Each line of the material below should be reproduced exactly.
*** Begin section ***
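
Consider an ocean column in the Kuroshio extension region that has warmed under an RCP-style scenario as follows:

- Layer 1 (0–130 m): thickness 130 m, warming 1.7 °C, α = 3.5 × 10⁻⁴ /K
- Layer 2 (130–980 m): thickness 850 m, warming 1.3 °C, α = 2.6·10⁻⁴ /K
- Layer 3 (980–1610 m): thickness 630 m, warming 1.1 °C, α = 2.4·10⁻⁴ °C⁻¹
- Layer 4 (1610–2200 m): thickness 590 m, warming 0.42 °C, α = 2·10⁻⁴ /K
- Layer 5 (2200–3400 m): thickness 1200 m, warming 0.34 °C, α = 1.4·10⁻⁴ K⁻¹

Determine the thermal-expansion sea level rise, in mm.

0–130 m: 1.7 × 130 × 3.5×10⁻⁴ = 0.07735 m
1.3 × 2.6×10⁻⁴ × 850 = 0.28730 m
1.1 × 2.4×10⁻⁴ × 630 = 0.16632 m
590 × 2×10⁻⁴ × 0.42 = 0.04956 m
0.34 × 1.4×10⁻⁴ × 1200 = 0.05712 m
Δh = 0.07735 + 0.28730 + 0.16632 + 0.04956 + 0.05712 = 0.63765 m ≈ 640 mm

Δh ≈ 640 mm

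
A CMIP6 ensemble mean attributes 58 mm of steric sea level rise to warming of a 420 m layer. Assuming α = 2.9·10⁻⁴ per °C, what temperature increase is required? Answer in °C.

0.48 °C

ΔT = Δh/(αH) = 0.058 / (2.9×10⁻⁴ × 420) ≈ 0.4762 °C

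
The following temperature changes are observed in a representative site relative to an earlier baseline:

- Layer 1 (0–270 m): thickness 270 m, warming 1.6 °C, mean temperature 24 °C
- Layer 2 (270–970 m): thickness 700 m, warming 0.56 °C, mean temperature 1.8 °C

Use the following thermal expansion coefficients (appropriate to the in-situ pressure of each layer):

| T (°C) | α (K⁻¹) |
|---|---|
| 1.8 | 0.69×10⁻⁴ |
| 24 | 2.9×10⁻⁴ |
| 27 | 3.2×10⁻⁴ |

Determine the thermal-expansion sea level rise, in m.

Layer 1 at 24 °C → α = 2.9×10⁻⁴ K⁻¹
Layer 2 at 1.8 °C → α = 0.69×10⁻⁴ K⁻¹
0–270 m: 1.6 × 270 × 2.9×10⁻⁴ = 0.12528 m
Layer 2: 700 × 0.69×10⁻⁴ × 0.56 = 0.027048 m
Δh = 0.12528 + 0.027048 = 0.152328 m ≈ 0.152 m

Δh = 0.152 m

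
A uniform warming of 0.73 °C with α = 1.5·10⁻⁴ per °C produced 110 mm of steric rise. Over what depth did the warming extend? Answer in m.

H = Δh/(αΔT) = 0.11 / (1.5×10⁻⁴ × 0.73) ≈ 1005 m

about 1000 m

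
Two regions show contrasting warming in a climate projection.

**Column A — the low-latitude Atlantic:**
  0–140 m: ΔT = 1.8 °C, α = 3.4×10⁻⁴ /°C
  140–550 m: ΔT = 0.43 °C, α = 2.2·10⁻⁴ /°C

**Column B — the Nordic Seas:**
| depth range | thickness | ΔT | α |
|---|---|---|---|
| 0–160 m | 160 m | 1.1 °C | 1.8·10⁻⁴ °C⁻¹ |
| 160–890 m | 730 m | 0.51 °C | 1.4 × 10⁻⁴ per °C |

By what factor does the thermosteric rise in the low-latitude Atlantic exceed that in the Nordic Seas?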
*** End section ***
# [Problem solution]
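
Consider an ocean column in the Kuroshio extension region that has warmed under an RCP-style scenario as follows:

- Layer 1 (0–130 m): thickness 130 m, warming 1.7 °C, α = 3.5 × 10⁻⁴ /K
- Layer 2 (130–980 m): thickness 850 m, warming 1.3 °C, α = 2.6·10⁻⁴ /K
- Layer 3 (980–1610 m): thickness 630 m, warming 1.1 °C, α = 2.4·10⁻⁴ °C⁻¹
- Layer 4 (1610–2200 m): thickness 590 m, warming 0.42 °C, α = 2·10⁻⁴ /K
- Layer 5 (2200–3400 m): thickness 1200 m, warming 0.34 °C, α = 1.4·10⁻⁴ K⁻¹

Determine the thermal-expansion sea level rise, in mm.

0–130 m: 1.7 × 130 × 3.5×10⁻⁴ = 0.07735 m
1.3 × 2.6×10⁻⁴ × 850 = 0.28730 m
1.1 × 2.4×10⁻⁴ × 630 = 0.16632 m
590 × 2×10⁻⁴ × 0.42 = 0.04956 m
0.34 × 1.4×10⁻⁴ × 1200 = 0.05712 m
Δh = 0.07735 + 0.28730 + 0.16632 + 0.04956 + 0.05712 = 0.63765 m ≈ 640 mm

Δh ≈ 640 mm

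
A CMIP6 ensemble mean attributes 58 mm of steric sea level rise to warming of a 420 m layer. Assuming α = 2.9·10⁻⁴ per °C, what temperature increase is required? Answer in °C.

0.48 °C

ΔT = Δh/(αH) = 0.058 / (2.9×10⁻⁴ × 420) ≈ 0.4762 °C

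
The following temperature changes are observed in a representative site relative to an earlier baseline:

- Layer 1 (0–270 m): thickness 270 m, warming 1.6 °C, mean temperature 24 °C
- Layer 2 (270–970 m): thickness 700 m, warming 0.56 °C, mean temperature 1.8 °C

Use the following thermal expansion coefficients (appropriate to the in-situ pressure of each layer):

| T (°C) | α (K⁻¹) |
|---|---|
| 1.8 | 0.69×10⁻⁴ |
| 24 | 2.9×10⁻⁴ |
| 27 | 3.2×10⁻⁴ |

Determine the thermal-expansion sea level rise, in m.

Layer 1 at 24 °C → α = 2.9×10⁻⁴ K⁻¹
Layer 2 at 1.8 °C → α = 0.69×10⁻⁴ K⁻¹
0–270 m: 1.6 × 270 × 2.9×10⁻⁴ = 0.12528 m
Layer 2: 700 × 0.69×10⁻⁴ × 0.56 = 0.027048 m
Δh = 0.12528 + 0.027048 = 0.152328 m ≈ 0.152 m

Δh = 0.152 m

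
A uniform warming of 0.73 °C with α = 1.5·10⁻⁴ per °C produced 110 mm of steric rise. Over what depth did the warming extend? Answer in m.

H = Δh/(αΔT) = 0.11 / (1.5×10⁻⁴ × 0.73) ≈ 1005 m

about 1000 m

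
Two regions show contrasting warming in a climate projection.

**Column A — the low-latitude Atlantic:**
  0–140 m: ΔT = 1.8 °C, α = 3.4×10⁻⁴ /°C
  140–550 m: ΔT = 0.43 °C, α = 2.2·10⁻⁴ /°C

**Column B — the Nordic Seas:**
| depth range | thickness | ΔT | α |
|---|---|---|---|
| 0–160 m | 160 m | 1.1 °C | 1.8·10⁻⁴ °C⁻¹ |
| 160–890 m | 730 m | 0.51 °C | 1.4 × 10⁻⁴ per °C |

By what factor does the thermosteric rise in the low-latitude Atlantic exceed that in the Nordic Seas?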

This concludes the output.